▸ What you are asked to do: Restate word for word every line from the one containing "What is the shape" to the last line of the records below.

Stored data:
---------------

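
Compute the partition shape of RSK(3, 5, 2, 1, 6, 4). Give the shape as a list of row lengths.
[3, 2, 1]

RSK row insertion gives P = [[1, 4, 6], [2, 5], [3]], which has shape [3, 2, 1].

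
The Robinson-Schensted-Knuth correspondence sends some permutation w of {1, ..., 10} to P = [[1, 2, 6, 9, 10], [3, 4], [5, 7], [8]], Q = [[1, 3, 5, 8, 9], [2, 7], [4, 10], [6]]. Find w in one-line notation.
8 3 5 4 7 1 6 9 10 2

Reverse the RSK construction: for i from n down to 1, find the cell of Q containing i, remove the entry at that cell from P, and reverse-bump it up through P; the value ejected from row 1 is w(i).

Step i=10: Q has 10 at row 3, column 2; remove 7 from row 3 of P and reverse-bump: 7 enters row 2 and ejects 4; 4 enters row 1 and ejects 2. So w(10) = 2. P is now [[1, 4, 6, 9, 10], [3, 7], [5], [8]].
Step i=9: Q has 9 at row 1, column 5; remove that cell from P, ejecting 10. So w(9) = 10. P is now [[1, 4, 6, 9], [3, 7], [5], [8]].
Step i=8: Q has 8 at row 1, column 4; remove that cell from P, ejecting 9. So w(8) = 9. P is now [[1, 4, 6], [3, 7], [5], [8]].
Step i=7: Q has 7 at row 2, column 2; remove 7 from row 2 of P and reverse-bump: 7 enters row 1 and ejects 6. So w(7) = 6. P is now [[1, 4, 7], [3], [5], [8]].
Step i=6: Q has 6 at row 4, column 1; remove 8 from row 4 of P and reverse-bump: 8 enters row 3 and ejects 5; 5 enters row 2 and ejects 3; 3 enters row 1 and ejects 1. So w(6) = 1. P is now [[3, 4, 7], [5], [8]].
Step i=5: Q has 5 at row 1, column 3; remove that cell from P, ejecting 7. So w(5) = 7. P is now [[3, 4], [5], [8]].
Step i=4: Q has 4 at row 3, column 1; remove 8 from row 3 of P and reverse-bump: 8 enters row 2 and ejects 5; 5 enters row 1 and ejects 4. So w(4) = 4. P is now [[3, 5], [8]].
Step i=3: Q has 3 at row 1, column 2; remove that cell from P, ejecting 5. So w(3) = 5. P is now [[3], [8]].
Step i=2: Q has 2 at row 2, column 1; remove 8 from row 2 of P and reverse-bump: 8 enters row 1 and ejects 3. So w(2) = 3. P is now [[8]].
Step i=1: Q has 1 at row 1, column 1; remove that cell from P, ejecting 8. So w(1) = 8. P is now [].

So w = 8 3 5 4 7 1 6 9 10 2.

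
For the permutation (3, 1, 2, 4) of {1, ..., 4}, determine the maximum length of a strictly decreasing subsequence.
2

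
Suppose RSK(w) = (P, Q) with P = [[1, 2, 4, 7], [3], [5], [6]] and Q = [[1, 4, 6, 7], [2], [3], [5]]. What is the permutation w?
Reverse the RSK construction: for i from n down to 1, find the cell of Q containing i, remove the entry at that cell from P, and reverse-bump it up through P; the value ejected from row 1 is w(i).

Step i=7: Q has 7 at row 1, column 4; remove that cell from P, ejecting 7. So w(7) = 7. P is now [[1, 2, 4], [3], [5], [6]].
Step i=6: Q has 6 at row 1, column 3; remove that cell from P, ejecting 4. So w(6) = 4. P is now [[1, 2], [3], [5], [6]].
Step i=5: Q has 5 at row 4, column 1; remove 6 from row 4 of P and reverse-bump: 6 enters row 3 and ejects 5; 5 enters row 2 and ejects 3; 3 enters row 1 and ejects 2. So w(5) = 2. P is now [[1, 3], [5], [6]].
Step i=4: Q has 4 at row 1, column 2; remove that cell from P, ejecting 3. So w(4) = 3. P is now [[1], [5], [6]].
Step i=3: Q has 3 at row 3, column 1; remove 6 from row 3 of P and reverse-bump: 6 enters row 2 and ejects 5; 5 enters row 1 and ejects 1. So w(3) = 1. P is now [[5], [6]].
Step i=2: Q has 2 at row 2, column 1; remove 6 from row 2 of P and reverse-bump: 6 enters row 1 and ejects 5. So w(2) = 5. P is now [[6]].
Step i=1: Q has 1 at row 1, column 1; remove that cell from P, ejecting 6. So w(1) = 6. P is now [].

So w = 6 5 1 3 2 4 7.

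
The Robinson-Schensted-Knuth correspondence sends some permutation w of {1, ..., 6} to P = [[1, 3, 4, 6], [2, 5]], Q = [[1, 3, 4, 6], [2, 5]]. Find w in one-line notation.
Reverse the RSK construction: for i from n down to 1, find the cell of Q containing i, remove the entry at that cell from P, and reverse-bump it up through P; the value ejected from row 1 is w(i).

Step i=6: Q has 6 at row 1, column 4; remove that cell from P, ejecting 6. So w(6) = 6. P is now [[1, 3, 4], [2, 5]].
Step i=5: Q has 5 at row 2, column 2; remove 5 from row 2 of P and reverse-bump: 5 enters row 1 and ejects 4. So w(5) = 4. P is now [[1, 3, 5], [2]].
Step i=4: Q has 4 at row 1, column 3; remove that cell from P, ejecting 5. So w(4) = 5. P is now [[1, 3], [2]].
Step i=3: Q has 3 at row 1, column 2; remove that cell from P, ejecting 3. So w(3) = 3. P is now [[1], [2]].
Step i=2: Q has 2 at row 2, column 1; remove 2 from row 2 of P and reverse-bump: 2 enters row 1 and ejects 1. So w(2) = 1. P is now [[2]].
Step i=1: Q has 1 at row 1, column 1; remove that cell from P, ejecting 2. So w(1) = 2. P is now [].

So w = 2 1 3 5 4 6.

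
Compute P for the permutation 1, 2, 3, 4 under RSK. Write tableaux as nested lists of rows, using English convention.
Insert 1: appended to row 1. P = [[1]].
Insert 2: appended to row 1. P = [[1, 2]].
Insert 3: appended to row 1. P = [[1, 2, 3]].
Insert 4: appended to row 1. P = [[1, 2, 3, 4]].

So P = [[1, 2, 3, 4]].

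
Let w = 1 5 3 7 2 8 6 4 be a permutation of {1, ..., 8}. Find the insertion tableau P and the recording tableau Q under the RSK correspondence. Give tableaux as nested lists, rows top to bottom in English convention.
Insert each entry of the permutation into P by Schensted row insertion, recording in Q the position of each new cell.

Insert 1: appended to row 1. P = [[1]], Q = [[1]].
Insert 5: appended to row 1. P = [[1, 5]], Q = [[1, 2]].
Insert 3: 3 bumps 5 from row 1; 5 starts row 2. P = [[1, 3], [5]], Q = [[1, 2], [3]].
Insert 7: appended to row 1. P = [[1, 3, 7], [5]], Q = [[1, 2, 4], [3]].
Insert 2: 2 bumps 3 from row 1; 3 bumps 5 from row 2; 5 starts row 3. P = [[1, 2, 7], [3], [5]], Q = [[1, 2, 4], [3], [5]].
Insert 8: appended to row 1. P = [[1, 2, 7, 8], [3], [5]], Q = [[1, 2, 4, 6], [3], [5]].
Insert 6: 6 bumps 7 from row 1; 7 appends to row 2. P = [[1, 2, 6, 8], [3, 7], [5]], Q = [[1, 2, 4, 6], [3, 7], [5]].
Insert 4: 4 bumps 6 from row 1; 6 bumps 7 from row 2; 7 appends to row 3. P = [[1, 2, 4, 8], [3, 6], [5, 7]], Q = [[1, 2, 4, 6], [3, 7], [5, 8]].

So P = [[1, 2, 4, 8], [3, 6], [5, 7]], Q = [[1, 2, 4, 6], [3, 7], [5, 8]].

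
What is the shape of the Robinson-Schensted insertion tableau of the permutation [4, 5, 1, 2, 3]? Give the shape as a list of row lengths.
RSK row insertion gives P = [[1, 2, 3], [4, 5]], which has shape [3, 2].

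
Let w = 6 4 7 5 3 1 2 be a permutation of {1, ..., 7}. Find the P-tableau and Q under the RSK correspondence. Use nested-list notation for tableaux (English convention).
Insert each entry of the permutation into P by Schensted row insertion, recording in Q the position of each new cell.

Insert 6: appended to row 1. P = [[6]], Q = [[1]].
Insert 4: 4 bumps 6 from row 1; 6 starts row 2. P = [[4], [6]], Q = [[1], [2]].
Insert 7: appended to row 1. P = [[4, 7], [6]], Q = [[1, 3], [2]].
Insert 5: 5 bumps 7 from row 1; 7 appends to row 2. P = [[4, 5], [6, 7]], Q = [[1, 3], [2, 4]].
Insert 3: 3 bumps 4 from row 1; 4 bumps 6 from row 2; 6 starts row 3. P = [[3, 5], [4, 7], [6]], Q = [[1, 3], [2, 4], [5]].
Insert 1: 1 bumps 3 from row 1; 3 bumps 4 from row 2; 4 bumps 6 from row 3; 6 starts row 4. P = [[1, 5], [3, 7], [4], [6]], Q = [[1, 3], [2, 4], [5], [6]].
Insert 2: 2 bumps 5 from row 1; 5 bumps 7 from row 2; 7 appends to row 3. P = [[1, 2], [3, 5], [4, 7], [6]], Q = [[1, 3], [2, 4], [5, 7], [6]].

So P = [[1, 2], [3, 5], [4, 7], [6]], Q = [[1, 3], [2, 4], [5, 7], [6]].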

---------------

▸ Solution to the exercise:
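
What is the shape of the Robinson-Schensted insertion tableau of the permutation [4, 5, 1, 2, 3]? Give the shape as a list of row lengths.
RSK row insertion gives P = [[1, 2, 3], [4, 5]], which has shape [3, 2].

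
Let w = 6 4 7 5 3 1 2 be a permutation of {1, ..., 7}. Find the P-tableau and Q under the RSK correspondence. Use nested-list notation for tableaux (English convention).
Insert each entry of the permutation into P by Schensted row insertion, recording in Q the position of each new cell.

Insert 6: appended to row 1. P = [[6]], Q = [[1]].
Insert 4: 4 bumps 6 from row 1; 6 starts row 2. P = [[4], [6]], Q = [[1], [2]].
Insert 7: appended to row 1. P = [[4, 7], [6]], Q = [[1, 3], [2]].
Insert 5: 5 bumps 7 from row 1; 7 appends to row 2. P = [[4, 5], [6, 7]], Q = [[1, 3], [2, 4]].
Insert 3: 3 bumps 4 from row 1; 4 bumps 6 from row 2; 6 starts row 3. P = [[3, 5], [4, 7], [6]], Q = [[1, 3], [2, 4], [5]].
Insert 1: 1 bumps 3 from row 1; 3 bumps 4 from row 2; 4 bumps 6 from row 3; 6 starts row 4. P = [[1, 5], [3, 7], [4], [6]], Q = [[1, 3], [2, 4], [5], [6]].
Insert 2: 2 bumps 5 from row 1; 5 bumps 7 from row 2; 7 appends to row 3. P = [[1, 2], [3, 5], [4, 7], [6]], Q = [[1, 3], [2, 4], [5, 7], [6]].

So P = [[1, 2], [3, 5], [4, 7], [6]], Q = [[1, 3], [2, 4], [5, 7], [6]].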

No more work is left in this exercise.